Find each line in the following listing that has the string "operations", then state the count and nothing else.

::::::::

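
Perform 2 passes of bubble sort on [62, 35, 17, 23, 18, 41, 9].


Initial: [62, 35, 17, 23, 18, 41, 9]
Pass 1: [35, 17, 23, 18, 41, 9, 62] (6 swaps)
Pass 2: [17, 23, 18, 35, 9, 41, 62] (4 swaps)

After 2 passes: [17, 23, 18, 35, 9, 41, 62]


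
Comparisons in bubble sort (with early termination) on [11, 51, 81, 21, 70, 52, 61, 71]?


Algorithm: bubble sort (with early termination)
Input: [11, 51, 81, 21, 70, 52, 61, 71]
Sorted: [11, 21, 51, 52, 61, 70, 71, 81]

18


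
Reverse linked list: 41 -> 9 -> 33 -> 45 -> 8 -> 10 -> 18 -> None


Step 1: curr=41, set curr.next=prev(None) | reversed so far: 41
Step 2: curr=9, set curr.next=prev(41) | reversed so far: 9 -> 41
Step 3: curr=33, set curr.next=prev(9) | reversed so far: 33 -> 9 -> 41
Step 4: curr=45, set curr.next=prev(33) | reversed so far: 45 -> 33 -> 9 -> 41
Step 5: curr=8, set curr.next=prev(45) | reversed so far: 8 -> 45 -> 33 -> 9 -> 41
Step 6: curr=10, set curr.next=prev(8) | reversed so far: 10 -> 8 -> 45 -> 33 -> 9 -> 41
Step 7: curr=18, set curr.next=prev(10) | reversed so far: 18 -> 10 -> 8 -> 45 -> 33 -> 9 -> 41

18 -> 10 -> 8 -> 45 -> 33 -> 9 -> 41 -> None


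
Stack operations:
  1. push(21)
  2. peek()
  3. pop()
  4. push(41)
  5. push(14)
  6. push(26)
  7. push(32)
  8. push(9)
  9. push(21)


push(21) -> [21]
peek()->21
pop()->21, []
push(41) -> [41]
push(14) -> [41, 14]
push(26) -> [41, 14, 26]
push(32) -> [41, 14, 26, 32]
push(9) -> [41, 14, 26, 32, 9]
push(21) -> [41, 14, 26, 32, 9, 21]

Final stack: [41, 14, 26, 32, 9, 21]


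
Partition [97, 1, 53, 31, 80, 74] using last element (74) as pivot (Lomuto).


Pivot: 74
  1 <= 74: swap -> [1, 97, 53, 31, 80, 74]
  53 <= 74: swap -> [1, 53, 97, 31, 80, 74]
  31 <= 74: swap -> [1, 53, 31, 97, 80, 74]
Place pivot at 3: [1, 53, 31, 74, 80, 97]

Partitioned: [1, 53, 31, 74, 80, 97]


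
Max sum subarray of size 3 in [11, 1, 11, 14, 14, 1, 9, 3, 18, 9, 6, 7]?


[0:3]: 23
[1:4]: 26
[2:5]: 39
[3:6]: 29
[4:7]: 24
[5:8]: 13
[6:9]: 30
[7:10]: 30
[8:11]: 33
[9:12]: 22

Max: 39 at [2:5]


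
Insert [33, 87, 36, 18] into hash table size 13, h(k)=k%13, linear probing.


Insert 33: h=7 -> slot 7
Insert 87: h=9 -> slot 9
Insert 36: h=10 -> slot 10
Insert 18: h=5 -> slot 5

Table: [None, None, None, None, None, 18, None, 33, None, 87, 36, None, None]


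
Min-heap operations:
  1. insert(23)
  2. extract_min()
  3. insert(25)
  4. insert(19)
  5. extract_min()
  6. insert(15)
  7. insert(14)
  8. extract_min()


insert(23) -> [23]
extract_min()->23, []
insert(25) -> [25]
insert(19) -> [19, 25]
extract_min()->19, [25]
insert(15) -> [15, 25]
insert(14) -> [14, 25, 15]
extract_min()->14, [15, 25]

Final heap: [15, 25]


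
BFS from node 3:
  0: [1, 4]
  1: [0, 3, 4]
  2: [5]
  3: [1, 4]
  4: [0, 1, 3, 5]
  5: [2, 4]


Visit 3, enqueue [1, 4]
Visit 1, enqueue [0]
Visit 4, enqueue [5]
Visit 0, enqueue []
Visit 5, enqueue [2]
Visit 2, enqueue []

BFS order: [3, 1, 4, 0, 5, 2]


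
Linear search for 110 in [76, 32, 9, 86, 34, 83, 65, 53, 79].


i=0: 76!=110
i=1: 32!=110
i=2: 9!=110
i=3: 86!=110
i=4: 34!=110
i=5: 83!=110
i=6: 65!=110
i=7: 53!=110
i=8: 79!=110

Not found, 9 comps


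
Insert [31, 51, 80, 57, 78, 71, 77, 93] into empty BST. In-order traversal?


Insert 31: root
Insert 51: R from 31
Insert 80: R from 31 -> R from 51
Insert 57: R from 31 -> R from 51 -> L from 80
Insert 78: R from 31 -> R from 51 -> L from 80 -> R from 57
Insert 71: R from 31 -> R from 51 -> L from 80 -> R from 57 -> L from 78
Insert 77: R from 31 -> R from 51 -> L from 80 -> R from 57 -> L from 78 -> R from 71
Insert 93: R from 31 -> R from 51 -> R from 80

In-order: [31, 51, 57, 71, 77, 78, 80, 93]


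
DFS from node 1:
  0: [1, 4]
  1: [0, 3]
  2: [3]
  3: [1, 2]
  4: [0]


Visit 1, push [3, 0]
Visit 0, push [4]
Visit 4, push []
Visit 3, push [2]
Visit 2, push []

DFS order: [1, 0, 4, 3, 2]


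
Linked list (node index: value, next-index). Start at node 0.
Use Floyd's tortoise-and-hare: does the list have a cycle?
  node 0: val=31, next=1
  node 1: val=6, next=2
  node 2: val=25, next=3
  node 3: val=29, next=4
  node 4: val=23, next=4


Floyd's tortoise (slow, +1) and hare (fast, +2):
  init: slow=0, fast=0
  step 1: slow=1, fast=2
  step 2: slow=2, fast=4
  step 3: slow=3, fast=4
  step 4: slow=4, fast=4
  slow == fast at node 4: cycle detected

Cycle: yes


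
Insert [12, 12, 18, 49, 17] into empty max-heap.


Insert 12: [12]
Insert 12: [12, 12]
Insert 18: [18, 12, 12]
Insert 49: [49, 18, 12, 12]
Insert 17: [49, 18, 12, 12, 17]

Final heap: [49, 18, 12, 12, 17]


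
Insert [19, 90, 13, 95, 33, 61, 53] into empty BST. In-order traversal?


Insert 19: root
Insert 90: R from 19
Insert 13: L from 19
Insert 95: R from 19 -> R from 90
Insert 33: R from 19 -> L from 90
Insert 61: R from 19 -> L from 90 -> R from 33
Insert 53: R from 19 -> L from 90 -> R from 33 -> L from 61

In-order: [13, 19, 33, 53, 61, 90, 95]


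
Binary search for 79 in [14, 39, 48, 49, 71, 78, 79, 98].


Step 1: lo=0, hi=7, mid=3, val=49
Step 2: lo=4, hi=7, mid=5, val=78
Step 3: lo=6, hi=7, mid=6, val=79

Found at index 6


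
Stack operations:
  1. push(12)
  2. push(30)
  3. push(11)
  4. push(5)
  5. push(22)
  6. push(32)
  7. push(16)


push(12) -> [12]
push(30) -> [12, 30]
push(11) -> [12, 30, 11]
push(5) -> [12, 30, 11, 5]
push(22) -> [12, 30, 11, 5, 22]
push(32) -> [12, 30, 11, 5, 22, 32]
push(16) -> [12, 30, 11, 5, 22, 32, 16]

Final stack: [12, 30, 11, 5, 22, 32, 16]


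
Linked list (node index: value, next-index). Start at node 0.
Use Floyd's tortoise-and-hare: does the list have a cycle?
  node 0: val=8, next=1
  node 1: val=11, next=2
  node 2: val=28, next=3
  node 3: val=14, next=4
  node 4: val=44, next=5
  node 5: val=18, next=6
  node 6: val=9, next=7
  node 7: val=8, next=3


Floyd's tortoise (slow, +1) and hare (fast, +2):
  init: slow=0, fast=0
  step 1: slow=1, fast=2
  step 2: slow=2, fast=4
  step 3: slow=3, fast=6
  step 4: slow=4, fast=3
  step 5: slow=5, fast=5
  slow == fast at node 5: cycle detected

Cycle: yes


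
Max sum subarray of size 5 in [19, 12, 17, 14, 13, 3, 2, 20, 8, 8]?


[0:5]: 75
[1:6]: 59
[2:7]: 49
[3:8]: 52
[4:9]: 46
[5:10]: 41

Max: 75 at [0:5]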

::::::::

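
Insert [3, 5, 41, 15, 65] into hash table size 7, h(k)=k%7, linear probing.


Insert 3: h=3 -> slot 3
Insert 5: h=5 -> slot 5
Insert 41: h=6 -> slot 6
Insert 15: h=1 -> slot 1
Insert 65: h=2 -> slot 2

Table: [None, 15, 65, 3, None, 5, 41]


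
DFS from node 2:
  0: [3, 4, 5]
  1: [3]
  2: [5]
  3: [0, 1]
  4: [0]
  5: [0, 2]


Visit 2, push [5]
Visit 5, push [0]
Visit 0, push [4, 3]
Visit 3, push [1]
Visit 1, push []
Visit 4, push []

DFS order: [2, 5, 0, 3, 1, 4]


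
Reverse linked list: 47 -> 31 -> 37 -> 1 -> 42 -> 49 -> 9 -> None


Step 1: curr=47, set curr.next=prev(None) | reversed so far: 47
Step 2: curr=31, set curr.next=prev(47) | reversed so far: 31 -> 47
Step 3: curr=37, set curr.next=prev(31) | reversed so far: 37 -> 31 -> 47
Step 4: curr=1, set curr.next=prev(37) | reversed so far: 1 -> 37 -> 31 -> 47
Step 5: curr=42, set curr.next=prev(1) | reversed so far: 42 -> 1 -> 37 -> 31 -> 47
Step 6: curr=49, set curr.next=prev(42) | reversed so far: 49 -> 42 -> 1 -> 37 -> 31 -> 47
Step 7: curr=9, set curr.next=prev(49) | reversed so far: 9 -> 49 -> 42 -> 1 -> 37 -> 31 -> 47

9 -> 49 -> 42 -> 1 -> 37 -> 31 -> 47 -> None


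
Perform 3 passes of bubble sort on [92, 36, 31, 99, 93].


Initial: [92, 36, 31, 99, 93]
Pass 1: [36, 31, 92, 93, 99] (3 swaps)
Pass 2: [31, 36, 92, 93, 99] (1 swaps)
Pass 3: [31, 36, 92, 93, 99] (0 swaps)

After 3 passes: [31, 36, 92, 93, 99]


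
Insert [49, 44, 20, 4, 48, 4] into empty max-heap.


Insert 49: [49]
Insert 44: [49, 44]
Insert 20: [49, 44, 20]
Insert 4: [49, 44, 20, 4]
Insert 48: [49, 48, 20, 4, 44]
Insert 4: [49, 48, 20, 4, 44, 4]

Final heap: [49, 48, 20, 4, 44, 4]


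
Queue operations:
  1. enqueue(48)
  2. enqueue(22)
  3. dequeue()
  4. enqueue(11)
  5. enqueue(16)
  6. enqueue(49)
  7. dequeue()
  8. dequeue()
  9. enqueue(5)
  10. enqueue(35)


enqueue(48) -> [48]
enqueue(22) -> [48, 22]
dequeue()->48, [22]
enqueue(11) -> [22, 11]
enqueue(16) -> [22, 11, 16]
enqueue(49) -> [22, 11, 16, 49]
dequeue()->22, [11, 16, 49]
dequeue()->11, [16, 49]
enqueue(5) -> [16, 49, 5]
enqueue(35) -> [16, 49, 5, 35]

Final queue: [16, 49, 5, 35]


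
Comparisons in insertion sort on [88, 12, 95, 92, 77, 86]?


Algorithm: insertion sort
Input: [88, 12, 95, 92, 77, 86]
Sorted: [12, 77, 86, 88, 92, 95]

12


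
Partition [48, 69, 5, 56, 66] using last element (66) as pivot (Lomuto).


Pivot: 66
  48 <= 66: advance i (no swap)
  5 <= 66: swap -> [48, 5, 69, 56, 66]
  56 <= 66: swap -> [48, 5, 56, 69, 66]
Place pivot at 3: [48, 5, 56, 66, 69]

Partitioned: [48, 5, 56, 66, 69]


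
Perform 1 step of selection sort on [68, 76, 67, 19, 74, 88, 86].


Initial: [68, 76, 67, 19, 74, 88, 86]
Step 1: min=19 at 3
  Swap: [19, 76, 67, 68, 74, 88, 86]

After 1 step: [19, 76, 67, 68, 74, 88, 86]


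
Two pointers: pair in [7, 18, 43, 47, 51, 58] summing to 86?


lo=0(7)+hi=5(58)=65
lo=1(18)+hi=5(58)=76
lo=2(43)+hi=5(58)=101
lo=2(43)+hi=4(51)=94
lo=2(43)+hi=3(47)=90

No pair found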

::::::::

(Answer)
4